_Exercise objective_:
Within the records below, how many lines contain "following"? The answer is that number alone.

_Recorded information_:
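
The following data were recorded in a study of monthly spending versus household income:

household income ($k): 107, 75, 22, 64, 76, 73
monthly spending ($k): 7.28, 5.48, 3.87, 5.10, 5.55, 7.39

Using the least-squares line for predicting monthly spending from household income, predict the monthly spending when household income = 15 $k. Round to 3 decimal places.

n = 6, Σx = 417, Σy = 34.67, Σxy = 2562.77, Σx² = 32759
Sxx = Σx² − (Σx)²/n = 32759 − 28981.5 = 3777.5
Sxy = Σxy − (Σx)(Σy)/n = 2562.77 − 2409.565 = 153.205
b = Sxy/Sxx = 153.205/3777.5 = 0.040557
a = ȳ − b·x̄ = 5.778333 − 0.040557·69.5 = 2.959605
ŷ(15) = a + b·15 = 2.959605 + 0.040557·15 = 3.567963

3.568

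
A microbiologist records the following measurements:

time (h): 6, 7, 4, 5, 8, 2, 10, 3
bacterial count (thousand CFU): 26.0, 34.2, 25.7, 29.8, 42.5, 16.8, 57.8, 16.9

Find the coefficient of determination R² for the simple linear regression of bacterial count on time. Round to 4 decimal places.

0.9145

n = 8, Σx = 45, Σy = 249.7, Σxy = 1649.5, Σx² = 303, Σy² = 9109.11
Sxx = Σx² − (Σx)²/n = 303 − 253.125 = 49.875
Sxy = Σxy − (Σx)(Σy)/n = 1649.5 − 1404.5625 = 244.9375
Syy = Σy² − (Σy)²/n = 9109.11 − 7793.76125 = 1315.34875
R² = Sxy²/(Sxx·Syy) = (244.9375)²/(49.875·1315.34875) = 0.914506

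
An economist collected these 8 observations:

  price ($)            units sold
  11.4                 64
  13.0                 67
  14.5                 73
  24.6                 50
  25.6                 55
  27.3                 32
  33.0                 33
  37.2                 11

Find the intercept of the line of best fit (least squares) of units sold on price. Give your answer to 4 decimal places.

96.2578

n = 8, Σx = 186.6, Σy = 385, Σxy = 7668.9, Σx² = 4987.86
Sxx = Σx² − (Σx)²/n = 4987.86 − 4352.445 = 635.415
Sxy = Σxy − (Σx)(Σy)/n = 7668.9 − 8980.125 = -1311.225
b = Sxy/Sxx = -1311.225/635.415 = -2.063573
a = ȳ − b·x̄ = 48.125 − (-2.063573)·23.325 = 96.257831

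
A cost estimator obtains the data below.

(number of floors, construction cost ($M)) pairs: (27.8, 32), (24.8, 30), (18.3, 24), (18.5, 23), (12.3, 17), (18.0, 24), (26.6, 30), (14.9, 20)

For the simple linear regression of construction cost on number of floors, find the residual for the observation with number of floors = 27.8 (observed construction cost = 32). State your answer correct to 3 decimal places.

-0.088

n = 8, Σx = 161.2, Σy = 200, Σxy = 4235.4, Σx² = 3469.88
Sxx = Σx² − (Σx)²/n = 3469.88 − 3248.18 = 221.7
Sxy = Σxy − (Σx)(Σy)/n = 4235.4 − 4030 = 205.4
b = Sxy/Sxx = 205.4/221.7 = 0.926477
a = ȳ − b·x̄ = 25 − 0.926477·20.15 = 6.331484
ŷ(27.8) = 6.331484 + 0.926477·27.8 = 32.087551
residual = y − ŷ = 32 − 32.087551 = -0.087551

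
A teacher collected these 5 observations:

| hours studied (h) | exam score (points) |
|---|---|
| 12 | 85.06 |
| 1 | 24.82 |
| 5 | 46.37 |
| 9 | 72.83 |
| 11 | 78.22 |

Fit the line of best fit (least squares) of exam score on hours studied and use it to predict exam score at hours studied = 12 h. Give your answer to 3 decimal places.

n = 5, Σx = 38, Σy = 307.3, Σxy = 2793.28, Σx² = 372
Sxx = Σx² − (Σx)²/n = 372 − 288.8 = 83.2
Sxy = Σxy − (Σx)(Σy)/n = 2793.28 − 2335.48 = 457.8
b = Sxy/Sxx = 457.8/83.2 = 5.502404
a = ȳ − b·x̄ = 61.46 − 5.502404·7.6 = 19.641731
ŷ(12) = a + b·12 = 19.641731 + 5.502404·12 = 85.670577

85.671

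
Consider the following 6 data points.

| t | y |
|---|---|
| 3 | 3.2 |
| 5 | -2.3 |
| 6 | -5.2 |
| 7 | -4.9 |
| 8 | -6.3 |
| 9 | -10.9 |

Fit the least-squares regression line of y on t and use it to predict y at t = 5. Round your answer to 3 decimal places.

-1.617

n = 6, Σx = 38, Σy = -26.4, Σxy = -215.9, Σx² = 264
Sxx = Σx² − (Σx)²/n = 264 − 240.666667 = 23.333333
Sxy = Σxy − (Σx)(Σy)/n = -215.9 − (-167.2) = -48.7
b = Sxy/Sxx = -48.7/23.333333 = -2.087143
a = ȳ − b·x̄ = -4.4 − (-2.087143)·6.333333 = 8.818571
ŷ(5) = a + b·5 = 8.818571 + (-2.087143)·5 = -1.617143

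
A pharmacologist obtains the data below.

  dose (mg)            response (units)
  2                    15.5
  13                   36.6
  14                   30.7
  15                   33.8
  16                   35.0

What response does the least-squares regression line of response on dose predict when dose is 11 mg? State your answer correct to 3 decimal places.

28.902

n = 5, Σx = 60, Σy = 151.6, Σxy = 2003.6, Σx² = 850
Sxx = Σx² − (Σx)²/n = 850 − 720 = 130
Sxy = Σxy − (Σx)(Σy)/n = 2003.6 − 1819.2 = 184.4
b = Sxy/Sxx = 184.4/130 = 1.418462
a = ȳ − b·x̄ = 30.32 − 1.418462·12 = 13.298462
ŷ(11) = a + b·11 = 13.298462 + 1.418462·11 = 28.901538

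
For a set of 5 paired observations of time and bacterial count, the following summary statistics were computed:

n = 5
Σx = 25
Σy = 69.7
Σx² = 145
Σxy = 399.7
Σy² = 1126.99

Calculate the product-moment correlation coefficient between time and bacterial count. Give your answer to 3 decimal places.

Sxx = Σx² − (Σx)²/n = 145 − 125 = 20
Sxy = Σxy − (Σx)(Σy)/n = 399.7 − 348.5 = 51.2
Syy = Σy² − (Σy)²/n = 1126.99 − 971.618 = 155.372
r = Sxy/√(Sxx·Syy) = 51.2/√(3107.44) = 51.2/55.744417 = 0.918478

0.918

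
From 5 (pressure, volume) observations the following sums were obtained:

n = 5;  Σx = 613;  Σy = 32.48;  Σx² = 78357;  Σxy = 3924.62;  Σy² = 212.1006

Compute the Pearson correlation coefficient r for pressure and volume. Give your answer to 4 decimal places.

Sxx = Σx² − (Σx)²/n = 78357 − 75153.8 = 3203.2
Sxy = Σxy − (Σx)(Σy)/n = 3924.62 − 3982.048 = -57.428
Syy = Σy² − (Σy)²/n = 212.1006 − 210.99008 = 1.11052
r = Sxy/√(Sxx·Syy) = -57.428/√(3557.217664) = -57.428/59.642415 = -0.962872

-0.9629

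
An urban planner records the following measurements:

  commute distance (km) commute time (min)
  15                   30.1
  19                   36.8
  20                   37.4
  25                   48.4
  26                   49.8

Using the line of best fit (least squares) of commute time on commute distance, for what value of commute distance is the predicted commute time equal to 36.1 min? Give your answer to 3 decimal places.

n = 5, Σx = 105, Σy = 202.5, Σxy = 4403.5, Σx² = 2287
Sxx = Σx² − (Σx)²/n = 2287 − 2205 = 82
Sxy = Σxy − (Σx)(Σy)/n = 4403.5 − 4252.5 = 151
b = Sxy/Sxx = 151/82 = 1.841463
a = ȳ − b·x̄ = 40.5 − 1.841463·21 = 1.829268
Set a + b·x = 36.1: x = (36.1 − 1.829268) / 1.841463 = 18.610596

18.611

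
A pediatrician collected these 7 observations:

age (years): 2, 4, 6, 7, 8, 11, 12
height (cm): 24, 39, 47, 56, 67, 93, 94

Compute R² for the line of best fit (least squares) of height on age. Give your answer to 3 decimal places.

n = 7, Σx = 50, Σy = 420, Σxy = 3565, Σx² = 434, Σy² = 29416
Sxx = Σx² − (Σx)²/n = 434 − 357.142857 = 76.857143
Sxy = Σxy − (Σx)(Σy)/n = 3565 − 3000 = 565
Syy = Σy² − (Σy)²/n = 29416 − 25200 = 4216
R² = Sxy²/(Sxx·Syy) = (565)²/(76.857143·4216) = 0.985172

0.985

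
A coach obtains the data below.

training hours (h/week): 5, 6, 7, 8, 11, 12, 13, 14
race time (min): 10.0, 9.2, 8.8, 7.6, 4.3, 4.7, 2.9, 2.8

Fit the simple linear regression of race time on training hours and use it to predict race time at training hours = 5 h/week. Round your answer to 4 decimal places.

10.1098

n = 8, Σx = 76, Σy = 50.3, Σxy = 408.2, Σx² = 804
Sxx = Σx² − (Σx)²/n = 804 − 722 = 82
Sxy = Σxy − (Σx)(Σy)/n = 408.2 − 477.85 = -69.65
b = Sxy/Sxx = -69.65/82 = -0.849390
a = ȳ − b·x̄ = 6.2875 − (-0.849390)·9.5 = 14.356707
ŷ(5) = a + b·5 = 14.356707 + (-0.849390)·5 = 10.109756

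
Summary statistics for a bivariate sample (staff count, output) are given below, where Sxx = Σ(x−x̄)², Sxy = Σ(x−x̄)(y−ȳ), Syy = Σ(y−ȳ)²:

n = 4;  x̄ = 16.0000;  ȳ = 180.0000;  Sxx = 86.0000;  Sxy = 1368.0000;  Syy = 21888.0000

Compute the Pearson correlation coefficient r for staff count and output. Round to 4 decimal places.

0.9971

r = Sxy/√(Sxx·Syy) = 1368/√(1882368) = 1368/1371.994169 = 0.997089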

_Response_:
6